- _Task requirements_
Starting with the line that contains "element at j.", copy every line through the end of the data below, exactly and with nothing added.
(Input records begins)
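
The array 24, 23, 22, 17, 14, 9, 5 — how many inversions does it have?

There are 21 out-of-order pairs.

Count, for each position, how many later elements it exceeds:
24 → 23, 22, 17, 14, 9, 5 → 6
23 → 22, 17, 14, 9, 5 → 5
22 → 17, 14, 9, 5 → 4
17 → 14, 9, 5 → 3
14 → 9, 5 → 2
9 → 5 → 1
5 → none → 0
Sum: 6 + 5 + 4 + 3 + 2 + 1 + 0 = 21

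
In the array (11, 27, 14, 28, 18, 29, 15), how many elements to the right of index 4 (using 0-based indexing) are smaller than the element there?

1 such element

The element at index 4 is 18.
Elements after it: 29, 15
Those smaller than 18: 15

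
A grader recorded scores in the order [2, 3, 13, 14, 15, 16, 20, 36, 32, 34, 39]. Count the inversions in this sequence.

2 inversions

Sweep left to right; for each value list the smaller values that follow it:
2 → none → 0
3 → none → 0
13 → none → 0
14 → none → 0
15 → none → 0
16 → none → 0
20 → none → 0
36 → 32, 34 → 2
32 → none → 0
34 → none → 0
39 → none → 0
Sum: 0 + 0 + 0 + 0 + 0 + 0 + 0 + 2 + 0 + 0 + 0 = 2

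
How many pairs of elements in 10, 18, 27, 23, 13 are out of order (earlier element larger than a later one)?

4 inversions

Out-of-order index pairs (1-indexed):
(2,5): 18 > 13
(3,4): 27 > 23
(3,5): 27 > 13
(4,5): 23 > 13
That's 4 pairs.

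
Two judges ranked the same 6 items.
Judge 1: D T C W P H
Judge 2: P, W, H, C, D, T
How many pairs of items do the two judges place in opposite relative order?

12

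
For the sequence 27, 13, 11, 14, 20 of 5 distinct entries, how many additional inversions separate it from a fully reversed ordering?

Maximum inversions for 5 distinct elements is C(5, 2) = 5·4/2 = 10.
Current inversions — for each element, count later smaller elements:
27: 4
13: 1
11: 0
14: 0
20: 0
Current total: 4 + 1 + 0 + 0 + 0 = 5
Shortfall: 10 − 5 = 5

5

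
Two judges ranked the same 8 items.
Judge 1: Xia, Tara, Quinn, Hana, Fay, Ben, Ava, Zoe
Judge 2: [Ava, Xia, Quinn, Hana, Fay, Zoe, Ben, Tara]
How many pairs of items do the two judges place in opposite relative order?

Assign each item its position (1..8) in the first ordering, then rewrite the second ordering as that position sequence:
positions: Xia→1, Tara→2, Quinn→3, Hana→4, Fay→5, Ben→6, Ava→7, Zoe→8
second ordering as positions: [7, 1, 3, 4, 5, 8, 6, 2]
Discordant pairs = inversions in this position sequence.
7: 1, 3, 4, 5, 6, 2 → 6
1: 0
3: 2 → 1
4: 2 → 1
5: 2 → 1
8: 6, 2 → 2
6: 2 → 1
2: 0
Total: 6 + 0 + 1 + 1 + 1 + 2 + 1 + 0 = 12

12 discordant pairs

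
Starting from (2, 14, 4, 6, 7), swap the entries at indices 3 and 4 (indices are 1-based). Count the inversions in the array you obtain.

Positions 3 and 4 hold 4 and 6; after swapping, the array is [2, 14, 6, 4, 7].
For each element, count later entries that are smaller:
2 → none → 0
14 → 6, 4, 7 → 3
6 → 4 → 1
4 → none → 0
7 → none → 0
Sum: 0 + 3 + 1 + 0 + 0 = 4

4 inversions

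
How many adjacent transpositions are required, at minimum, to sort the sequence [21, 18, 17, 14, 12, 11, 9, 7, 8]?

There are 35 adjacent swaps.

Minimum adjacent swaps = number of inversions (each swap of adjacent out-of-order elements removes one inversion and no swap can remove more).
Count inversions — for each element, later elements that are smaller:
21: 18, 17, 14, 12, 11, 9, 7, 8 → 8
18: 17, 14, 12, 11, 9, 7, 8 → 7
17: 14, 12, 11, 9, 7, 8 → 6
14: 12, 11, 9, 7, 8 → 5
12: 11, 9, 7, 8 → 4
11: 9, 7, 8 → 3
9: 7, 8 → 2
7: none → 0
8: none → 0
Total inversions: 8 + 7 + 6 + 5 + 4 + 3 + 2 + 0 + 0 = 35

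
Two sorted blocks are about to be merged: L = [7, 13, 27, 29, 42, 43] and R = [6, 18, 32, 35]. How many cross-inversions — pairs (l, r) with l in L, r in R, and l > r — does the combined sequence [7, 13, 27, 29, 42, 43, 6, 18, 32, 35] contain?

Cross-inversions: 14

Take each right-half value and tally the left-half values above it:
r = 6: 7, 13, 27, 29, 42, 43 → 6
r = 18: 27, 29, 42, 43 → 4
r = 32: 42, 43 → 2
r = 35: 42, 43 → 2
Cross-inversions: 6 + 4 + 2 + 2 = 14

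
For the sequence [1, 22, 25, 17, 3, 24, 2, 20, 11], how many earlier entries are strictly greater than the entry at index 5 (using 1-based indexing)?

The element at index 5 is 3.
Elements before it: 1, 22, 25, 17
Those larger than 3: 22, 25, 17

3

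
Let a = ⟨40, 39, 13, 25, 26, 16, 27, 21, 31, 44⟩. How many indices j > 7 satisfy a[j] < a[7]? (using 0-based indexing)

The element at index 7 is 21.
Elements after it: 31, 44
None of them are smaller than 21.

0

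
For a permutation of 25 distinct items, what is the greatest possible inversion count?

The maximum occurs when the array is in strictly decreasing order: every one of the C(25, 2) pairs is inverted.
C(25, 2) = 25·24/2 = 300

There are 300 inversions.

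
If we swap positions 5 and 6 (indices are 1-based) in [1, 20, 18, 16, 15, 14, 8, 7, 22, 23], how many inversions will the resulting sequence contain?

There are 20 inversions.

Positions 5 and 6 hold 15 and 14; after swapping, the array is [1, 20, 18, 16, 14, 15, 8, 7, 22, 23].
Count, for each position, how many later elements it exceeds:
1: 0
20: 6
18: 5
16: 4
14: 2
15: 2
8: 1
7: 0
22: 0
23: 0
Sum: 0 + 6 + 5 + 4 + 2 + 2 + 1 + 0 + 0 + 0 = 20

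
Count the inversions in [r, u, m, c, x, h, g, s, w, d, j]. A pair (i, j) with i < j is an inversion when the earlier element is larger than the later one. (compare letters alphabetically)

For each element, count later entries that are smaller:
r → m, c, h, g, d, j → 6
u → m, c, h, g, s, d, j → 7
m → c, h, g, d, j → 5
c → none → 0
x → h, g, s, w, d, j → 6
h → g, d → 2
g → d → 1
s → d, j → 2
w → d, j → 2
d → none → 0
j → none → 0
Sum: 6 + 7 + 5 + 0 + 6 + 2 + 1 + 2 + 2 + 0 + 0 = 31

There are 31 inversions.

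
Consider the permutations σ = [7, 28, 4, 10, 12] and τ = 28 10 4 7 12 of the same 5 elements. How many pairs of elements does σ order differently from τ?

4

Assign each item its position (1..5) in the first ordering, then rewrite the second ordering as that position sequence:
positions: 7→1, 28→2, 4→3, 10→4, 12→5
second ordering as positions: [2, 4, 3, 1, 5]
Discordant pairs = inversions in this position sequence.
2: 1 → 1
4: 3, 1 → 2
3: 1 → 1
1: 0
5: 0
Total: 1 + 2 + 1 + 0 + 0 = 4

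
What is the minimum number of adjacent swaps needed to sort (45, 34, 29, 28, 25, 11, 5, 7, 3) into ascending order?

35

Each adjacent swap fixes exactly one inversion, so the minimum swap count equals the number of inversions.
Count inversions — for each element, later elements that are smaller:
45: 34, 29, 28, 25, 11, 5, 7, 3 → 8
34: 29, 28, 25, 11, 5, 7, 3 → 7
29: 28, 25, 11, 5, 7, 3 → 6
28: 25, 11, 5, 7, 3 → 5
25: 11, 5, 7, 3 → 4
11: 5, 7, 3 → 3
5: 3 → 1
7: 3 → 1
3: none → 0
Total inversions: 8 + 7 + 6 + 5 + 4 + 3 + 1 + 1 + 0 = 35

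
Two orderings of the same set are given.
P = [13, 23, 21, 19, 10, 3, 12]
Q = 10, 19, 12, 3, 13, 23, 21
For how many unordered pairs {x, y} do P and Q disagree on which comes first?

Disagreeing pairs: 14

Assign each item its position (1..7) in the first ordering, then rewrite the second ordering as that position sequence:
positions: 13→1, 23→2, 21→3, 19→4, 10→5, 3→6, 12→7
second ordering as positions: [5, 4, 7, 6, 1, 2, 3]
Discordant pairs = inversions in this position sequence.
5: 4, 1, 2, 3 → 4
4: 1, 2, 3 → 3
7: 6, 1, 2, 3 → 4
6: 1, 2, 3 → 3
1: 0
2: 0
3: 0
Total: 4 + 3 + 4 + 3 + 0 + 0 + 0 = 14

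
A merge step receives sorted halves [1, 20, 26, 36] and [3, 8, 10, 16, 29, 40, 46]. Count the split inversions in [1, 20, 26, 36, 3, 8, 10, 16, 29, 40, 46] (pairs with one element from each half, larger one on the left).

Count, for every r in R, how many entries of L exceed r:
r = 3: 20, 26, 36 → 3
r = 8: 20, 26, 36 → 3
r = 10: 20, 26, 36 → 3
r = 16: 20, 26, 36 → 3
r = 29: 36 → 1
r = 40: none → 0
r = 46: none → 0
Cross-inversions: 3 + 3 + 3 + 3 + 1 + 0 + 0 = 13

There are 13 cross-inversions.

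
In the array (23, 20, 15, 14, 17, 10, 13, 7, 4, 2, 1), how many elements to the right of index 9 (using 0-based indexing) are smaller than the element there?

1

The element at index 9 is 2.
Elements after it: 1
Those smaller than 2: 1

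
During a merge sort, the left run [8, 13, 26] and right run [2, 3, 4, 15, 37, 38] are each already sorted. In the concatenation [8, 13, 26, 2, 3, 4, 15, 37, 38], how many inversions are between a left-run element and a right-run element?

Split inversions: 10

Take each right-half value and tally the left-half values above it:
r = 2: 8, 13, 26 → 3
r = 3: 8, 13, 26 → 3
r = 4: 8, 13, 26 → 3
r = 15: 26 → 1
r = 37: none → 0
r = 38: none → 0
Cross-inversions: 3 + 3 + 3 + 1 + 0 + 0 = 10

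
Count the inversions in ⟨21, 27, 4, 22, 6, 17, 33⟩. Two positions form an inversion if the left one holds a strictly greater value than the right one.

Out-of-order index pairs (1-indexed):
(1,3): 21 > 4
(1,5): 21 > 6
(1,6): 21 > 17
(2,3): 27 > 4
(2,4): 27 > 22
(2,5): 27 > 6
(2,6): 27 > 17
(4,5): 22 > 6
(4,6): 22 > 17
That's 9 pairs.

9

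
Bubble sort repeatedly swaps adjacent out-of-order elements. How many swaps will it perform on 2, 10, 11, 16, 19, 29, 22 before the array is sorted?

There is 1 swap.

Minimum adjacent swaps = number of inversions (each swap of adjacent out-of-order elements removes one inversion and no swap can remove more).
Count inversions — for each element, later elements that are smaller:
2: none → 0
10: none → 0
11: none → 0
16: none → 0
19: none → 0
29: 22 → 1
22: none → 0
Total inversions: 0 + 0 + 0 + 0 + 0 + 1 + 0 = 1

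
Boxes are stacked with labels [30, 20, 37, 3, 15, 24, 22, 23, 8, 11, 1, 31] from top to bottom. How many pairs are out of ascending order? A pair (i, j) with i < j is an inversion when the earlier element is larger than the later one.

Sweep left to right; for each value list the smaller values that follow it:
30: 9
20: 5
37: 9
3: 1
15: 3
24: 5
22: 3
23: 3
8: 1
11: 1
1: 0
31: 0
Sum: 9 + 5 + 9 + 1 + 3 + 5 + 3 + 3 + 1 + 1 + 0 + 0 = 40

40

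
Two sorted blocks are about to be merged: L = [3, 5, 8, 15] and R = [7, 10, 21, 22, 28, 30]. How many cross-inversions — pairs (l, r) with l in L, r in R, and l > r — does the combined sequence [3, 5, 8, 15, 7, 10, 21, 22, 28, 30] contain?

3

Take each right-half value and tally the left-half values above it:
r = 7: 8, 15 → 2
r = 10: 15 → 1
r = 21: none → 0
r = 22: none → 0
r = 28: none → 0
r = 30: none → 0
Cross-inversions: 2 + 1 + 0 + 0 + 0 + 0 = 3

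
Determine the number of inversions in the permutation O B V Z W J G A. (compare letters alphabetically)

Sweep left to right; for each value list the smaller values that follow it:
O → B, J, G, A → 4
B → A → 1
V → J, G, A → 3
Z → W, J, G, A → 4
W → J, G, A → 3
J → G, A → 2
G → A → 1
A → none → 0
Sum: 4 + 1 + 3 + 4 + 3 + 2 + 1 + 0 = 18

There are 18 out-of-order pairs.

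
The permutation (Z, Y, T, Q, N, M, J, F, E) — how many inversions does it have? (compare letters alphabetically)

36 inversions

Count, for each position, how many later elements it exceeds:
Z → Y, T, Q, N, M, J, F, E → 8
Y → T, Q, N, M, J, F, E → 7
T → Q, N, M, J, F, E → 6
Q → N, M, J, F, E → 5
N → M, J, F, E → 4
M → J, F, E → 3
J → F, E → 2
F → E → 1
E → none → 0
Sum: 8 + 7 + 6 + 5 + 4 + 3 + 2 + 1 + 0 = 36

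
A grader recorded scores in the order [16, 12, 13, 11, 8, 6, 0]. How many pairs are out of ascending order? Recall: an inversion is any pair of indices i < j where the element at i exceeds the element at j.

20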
(Input records ends)
- _Response for this exercise_
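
A grader recorded scores in the order [16, 12, 13, 11, 8, 6, 0]. How many pairs are out of ascending order? Recall: an inversion is any pair of indices i < j where the element at i exceeds the element at j.

20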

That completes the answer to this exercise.